> _WHAT YOU HAVE TO DO_
An exact reproduction of all entries is expected.

> _RAW DATA_
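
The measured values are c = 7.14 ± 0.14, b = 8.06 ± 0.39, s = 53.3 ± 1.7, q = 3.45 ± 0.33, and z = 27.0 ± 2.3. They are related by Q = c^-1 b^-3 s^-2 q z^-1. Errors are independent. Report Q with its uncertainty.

For a monomial Q ∝ c^-1, b^-3, s^-2, q, z^-1, fractional errors add in quadrature:
  (-1·δc/c)² = (-1×0.0196)² = 0.000384;  (-3·δb/b)² = (-3×0.0484)² = 0.0211;  (-2·δs/s)² = (-2×0.0319)² = 0.00407;  (1·δq/q)² = (1×0.0957)² = 0.00915;  (-1·δz/z)² = (-1×0.0852)² = 0.00726
δQ/Q = √(0.0419) = 0.205
Q = 1.2e-08, so δQ = 0.205 × 1.2e-08 = 2.46e-09.

(1.20 ± 0.246) × 10^-8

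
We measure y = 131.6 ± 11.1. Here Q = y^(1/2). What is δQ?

Q ∝ y^(1/2), so δQ/Q = |½| · δy/y = 0.5 × 0.0843 = 0.0422.
Q = 11.47, so δQ = 0.0422 × 11.47 = 0.484.

0.484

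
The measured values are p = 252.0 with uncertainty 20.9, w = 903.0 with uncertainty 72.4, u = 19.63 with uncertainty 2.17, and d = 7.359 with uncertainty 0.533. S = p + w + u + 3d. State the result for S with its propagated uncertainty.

S is a linear combination, so absolute uncertainties add in quadrature:
  (δp)² = 437;  (δw)² = 5240;  (δu)² = 4.71;  (3·δd)² = 2.56
δS = √(5690) = 75.4
S = 1197.

1197 ± 75.4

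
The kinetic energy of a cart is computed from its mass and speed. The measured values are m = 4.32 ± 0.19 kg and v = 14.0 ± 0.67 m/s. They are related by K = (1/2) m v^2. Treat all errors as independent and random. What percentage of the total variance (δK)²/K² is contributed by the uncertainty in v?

(δK/K)² = (1·δm/m)² + (2·δv/v)²
  m term: (1×0.0440)² = 0.00193
  v term: (2×0.0479)² = 0.00916
Total = 0.0111. Share from v = 0.00916/0.0111 = 0.826.

82.6%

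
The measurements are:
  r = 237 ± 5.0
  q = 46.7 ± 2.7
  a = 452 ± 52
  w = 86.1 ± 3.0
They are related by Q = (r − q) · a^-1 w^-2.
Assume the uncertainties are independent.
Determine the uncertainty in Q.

7.82e-06

Let u = r − q = 190. δu = √(δr² + δq²) = √(25.0 + 7.29) = 5.68, so δu/u = 0.0299.
Q is then a monomial in u, a, w:
δQ/Q = √((δu/u)² + (-1·δa/a)² + (-2·δw/w)²) = √(0.000892 + 0.0132 + 0.00486) = 0.138
Q = 5.68e-05, so δQ = 0.138 × 5.68e-05 = 7.82e-06.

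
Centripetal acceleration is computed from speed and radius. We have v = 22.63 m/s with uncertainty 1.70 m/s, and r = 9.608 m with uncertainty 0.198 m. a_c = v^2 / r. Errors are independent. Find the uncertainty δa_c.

Since a_c is a product/quotient, work with relative uncertainties:
  (2·δv/v)² = (2×0.0751)² = 0.0226;  (-1·δr/r)² = (-1×0.0206)² = 0.000425
δa_c/a_c = √(0.0230) = 0.152
a_c = 53.30 m/s^2, so δa_c = 0.152 × 53.30 = 8.08 m/s^2.

8.08 m/s^2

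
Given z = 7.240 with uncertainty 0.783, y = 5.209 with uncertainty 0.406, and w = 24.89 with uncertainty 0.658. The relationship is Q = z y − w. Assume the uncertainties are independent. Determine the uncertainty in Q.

5.07

Let p = z·y = 37.71. δp/p = √((1·δz/z)² + (1·δy/y)²) = √(0.0117 + 0.00607) = 0.133, so δp = 5.03.
Q = p − w: δQ = √(δp² + δw²) = √(25.3 + 0.433) = 5.07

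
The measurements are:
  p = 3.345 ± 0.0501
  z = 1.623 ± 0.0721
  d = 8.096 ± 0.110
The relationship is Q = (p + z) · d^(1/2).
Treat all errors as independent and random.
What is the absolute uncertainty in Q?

0.268

Let u = p + z = 4.968. δu = √(δp² + δz²) = √(0.00251 + 0.00520) = 0.0878, so δu/u = 0.0177.
Q is then a monomial in u, d:
δQ/Q = √((δu/u)² + (½·δd/d)²) = √(0.000312 + 4.62e-05) = 0.0189
Q = 14.14, so δQ = 0.0189 × 14.14 = 0.268.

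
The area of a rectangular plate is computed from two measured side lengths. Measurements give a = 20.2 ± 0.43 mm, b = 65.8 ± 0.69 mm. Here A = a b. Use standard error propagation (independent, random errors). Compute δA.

A is a product of powers, so relative uncertainties combine in quadrature:
  (1·δa/a)² = (1×0.0213)² = 0.000453;  (1·δb/b)² = (1×0.0105)² = 0.000110
δA/A = √(0.000563) = 0.0237
A = 1330 mm^2, so δA = 0.0237 × 1330 = 31.5 mm^2.

31.5 mm^2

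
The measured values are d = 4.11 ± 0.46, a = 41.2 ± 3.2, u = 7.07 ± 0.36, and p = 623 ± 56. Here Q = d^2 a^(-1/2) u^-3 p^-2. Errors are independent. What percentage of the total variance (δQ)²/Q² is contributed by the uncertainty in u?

(δQ/Q)² = (2·δd/d)² + (−½·δa/a)² + (-3·δu/u)² + (-2·δp/p)²
  d term: (2×0.112)² = 0.0501
  a term: (-0.5×0.0777)² = 0.00151
  u term: (-3×0.0509)² = 0.0233
  p term: (-2×0.0899)² = 0.0323
Total = 0.107. Share from u = 0.0233/0.107 = 0.218.

21.8%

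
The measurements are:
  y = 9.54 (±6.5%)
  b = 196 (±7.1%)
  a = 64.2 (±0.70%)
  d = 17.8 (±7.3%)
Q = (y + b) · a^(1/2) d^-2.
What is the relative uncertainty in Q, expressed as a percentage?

Let u = y + b = 206. δu = √(δy² + δb²) = √(0.385 + 194) = 13.9, so δu/u = 0.0678.
Q is then a monomial in u, a, d:
δQ/Q = √((δu/u)² + (½·δa/a)² + (-2·δd/d)²) = √(0.00459 + 1.22e-05 + 0.0213) = 0.161

16.1%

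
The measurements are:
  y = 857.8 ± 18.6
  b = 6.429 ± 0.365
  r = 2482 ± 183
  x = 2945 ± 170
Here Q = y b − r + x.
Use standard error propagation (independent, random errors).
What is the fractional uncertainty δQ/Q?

Let p = y·b = 5515. δp/p = √((1·δy/y)² + (1·δb/b)²) = √(0.000470 + 0.00322) = 0.0608, so δp = 335.
Q = p − r + x: δQ = √(δp² + δr² + δx²) = √(1.12e+05 + 33500 + 28900) = 418
Q = 5978, so δQ/Q = 418/5978 = 0.0699.

0.0699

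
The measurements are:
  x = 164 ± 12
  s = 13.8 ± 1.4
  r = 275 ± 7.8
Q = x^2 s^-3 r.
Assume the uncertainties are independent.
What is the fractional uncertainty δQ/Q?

Each factor contributes (exponent × relative error)² to (δQ/Q)²:
  (2·δx/x)² = (2×0.0732)² = 0.0214;  (-3·δs/s)² = (-3×0.101)² = 0.0926;  (1·δr/r)² = (1×0.0284)² = 0.000804
δQ/Q = √(0.115) = 0.339

0.339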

> _RESULT FOR THIS TASK_
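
The measured values are c = 7.14 ± 0.14, b = 8.06 ± 0.39, s = 53.3 ± 1.7, q = 3.45 ± 0.33, and z = 27.0 ± 2.3. They are related by Q = c^-1 b^-3 s^-2 q z^-1. Errors are independent. Report Q with its uncertainty.

For a monomial Q ∝ c^-1, b^-3, s^-2, q, z^-1, fractional errors add in quadrature:
  (-1·δc/c)² = (-1×0.0196)² = 0.000384;  (-3·δb/b)² = (-3×0.0484)² = 0.0211;  (-2·δs/s)² = (-2×0.0319)² = 0.00407;  (1·δq/q)² = (1×0.0957)² = 0.00915;  (-1·δz/z)² = (-1×0.0852)² = 0.00726
δQ/Q = √(0.0419) = 0.205
Q = 1.2e-08, so δQ = 0.205 × 1.2e-08 = 2.46e-09.

(1.20 ± 0.246) × 10^-8

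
We measure y = 131.6 ± 11.1. Here Q = y^(1/2). What is δQ?

Q ∝ y^(1/2), so δQ/Q = |½| · δy/y = 0.5 × 0.0843 = 0.0422.
Q = 11.47, so δQ = 0.0422 × 11.47 = 0.484.

0.484

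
The measured values are p = 252.0 with uncertainty 20.9, w = 903.0 with uncertainty 72.4, u = 19.63 with uncertainty 2.17, and d = 7.359 with uncertainty 0.533. S = p + w + u + 3d. State the result for S with its propagated uncertainty.

S is a linear combination, so absolute uncertainties add in quadrature:
  (δp)² = 437;  (δw)² = 5240;  (δu)² = 4.71;  (3·δd)² = 2.56
δS = √(5690) = 75.4
S = 1197.

1197 ± 75.4

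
The kinetic energy of a cart is computed from its mass and speed. The measured values are m = 4.32 ± 0.19 kg and v = 14.0 ± 0.67 m/s. They are related by K = (1/2) m v^2. Treat all errors as independent and random. What percentage of the total variance (δK)²/K² is contributed by the uncertainty in v?

(δK/K)² = (1·δm/m)² + (2·δv/v)²
  m term: (1×0.0440)² = 0.00193
  v term: (2×0.0479)² = 0.00916
Total = 0.0111. Share from v = 0.00916/0.0111 = 0.826.

82.6%

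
The measurements are:
  r = 237 ± 5.0
  q = 46.7 ± 2.7
  a = 452 ± 52
  w = 86.1 ± 3.0
They are related by Q = (r − q) · a^-1 w^-2.
Assume the uncertainties are independent.
Determine the uncertainty in Q.

7.82e-06

Let u = r − q = 190. δu = √(δr² + δq²) = √(25.0 + 7.29) = 5.68, so δu/u = 0.0299.
Q is then a monomial in u, a, w:
δQ/Q = √((δu/u)² + (-1·δa/a)² + (-2·δw/w)²) = √(0.000892 + 0.0132 + 0.00486) = 0.138
Q = 5.68e-05, so δQ = 0.138 × 5.68e-05 = 7.82e-06.

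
Centripetal acceleration is computed from speed and radius. We have v = 22.63 m/s with uncertainty 1.70 m/s, and r = 9.608 m with uncertainty 0.198 m. a_c = v^2 / r. Errors are independent. Find the uncertainty δa_c.

Since a_c is a product/quotient, work with relative uncertainties:
  (2·δv/v)² = (2×0.0751)² = 0.0226;  (-1·δr/r)² = (-1×0.0206)² = 0.000425
δa_c/a_c = √(0.0230) = 0.152
a_c = 53.30 m/s^2, so δa_c = 0.152 × 53.30 = 8.08 m/s^2.

8.08 m/s^2

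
Given z = 7.240 with uncertainty 0.783, y = 5.209 with uncertainty 0.406, and w = 24.89 with uncertainty 0.658. The relationship is Q = z y − w. Assume the uncertainties are independent. Determine the uncertainty in Q.

5.07

Let p = z·y = 37.71. δp/p = √((1·δz/z)² + (1·δy/y)²) = √(0.0117 + 0.00607) = 0.133, so δp = 5.03.
Q = p − w: δQ = √(δp² + δw²) = √(25.3 + 0.433) = 5.07

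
The measurements are:
  p = 3.345 ± 0.0501
  z = 1.623 ± 0.0721
  d = 8.096 ± 0.110
The relationship is Q = (p + z) · d^(1/2).
Treat all errors as independent and random.
What is the absolute uncertainty in Q?

0.268

Let u = p + z = 4.968. δu = √(δp² + δz²) = √(0.00251 + 0.00520) = 0.0878, so δu/u = 0.0177.
Q is then a monomial in u, d:
δQ/Q = √((δu/u)² + (½·δd/d)²) = √(0.000312 + 4.62e-05) = 0.0189
Q = 14.14, so δQ = 0.0189 × 14.14 = 0.268.

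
The area of a rectangular plate is computed from two measured side lengths. Measurements give a = 20.2 ± 0.43 mm, b = 65.8 ± 0.69 mm. Here A = a b. Use standard error propagation (independent, random errors). Compute δA.

A is a product of powers, so relative uncertainties combine in quadrature:
  (1·δa/a)² = (1×0.0213)² = 0.000453;  (1·δb/b)² = (1×0.0105)² = 0.000110
δA/A = √(0.000563) = 0.0237
A = 1330 mm^2, so δA = 0.0237 × 1330 = 31.5 mm^2.

31.5 mm^2

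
The measured values are d = 4.11 ± 0.46, a = 41.2 ± 3.2, u = 7.07 ± 0.36, and p = 623 ± 56. Here Q = d^2 a^(-1/2) u^-3 p^-2. Errors are independent. What percentage of the total variance (δQ)²/Q² is contributed by the uncertainty in u?

(δQ/Q)² = (2·δd/d)² + (−½·δa/a)² + (-3·δu/u)² + (-2·δp/p)²
  d term: (2×0.112)² = 0.0501
  a term: (-0.5×0.0777)² = 0.00151
  u term: (-3×0.0509)² = 0.0233
  p term: (-2×0.0899)² = 0.0323
Total = 0.107. Share from u = 0.0233/0.107 = 0.218.

21.8%

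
The measurements are:
  y = 9.54 (±6.5%)
  b = 196 (±7.1%)
  a = 64.2 (±0.70%)
  d = 17.8 (±7.3%)
Q = (y + b) · a^(1/2) d^-2.
What is the relative uncertainty in Q, expressed as a percentage?

Let u = y + b = 206. δu = √(δy² + δb²) = √(0.385 + 194) = 13.9, so δu/u = 0.0678.
Q is then a monomial in u, a, d:
δQ/Q = √((δu/u)² + (½·δa/a)² + (-2·δd/d)²) = √(0.00459 + 1.22e-05 + 0.0213) = 0.161

16.1%

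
The measurements are:
  y = 857.8 ± 18.6
  b = 6.429 ± 0.365
  r = 2482 ± 183
  x = 2945 ± 170
Here Q = y b − r + x.
Use standard error propagation (independent, random errors).
What is the fractional uncertainty δQ/Q?

Let p = y·b = 5515. δp/p = √((1·δy/y)² + (1·δb/b)²) = √(0.000470 + 0.00322) = 0.0608, so δp = 335.
Q = p − r + x: δQ = √(δp² + δr² + δx²) = √(1.12e+05 + 33500 + 28900) = 418
Q = 5978, so δQ/Q = 418/5978 = 0.0699.

0.0699

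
The measurements are:
  x = 164 ± 12
  s = 13.8 ± 1.4
  r = 275 ± 7.8
Q = x^2 s^-3 r.
Assume the uncertainties are independent.
What is the fractional uncertainty δQ/Q?

Each factor contributes (exponent × relative error)² to (δQ/Q)²:
  (2·δx/x)² = (2×0.0732)² = 0.0214;  (-3·δs/s)² = (-3×0.101)² = 0.0926;  (1·δr/r)² = (1×0.0284)² = 0.000804
δQ/Q = √(0.115) = 0.339

0.339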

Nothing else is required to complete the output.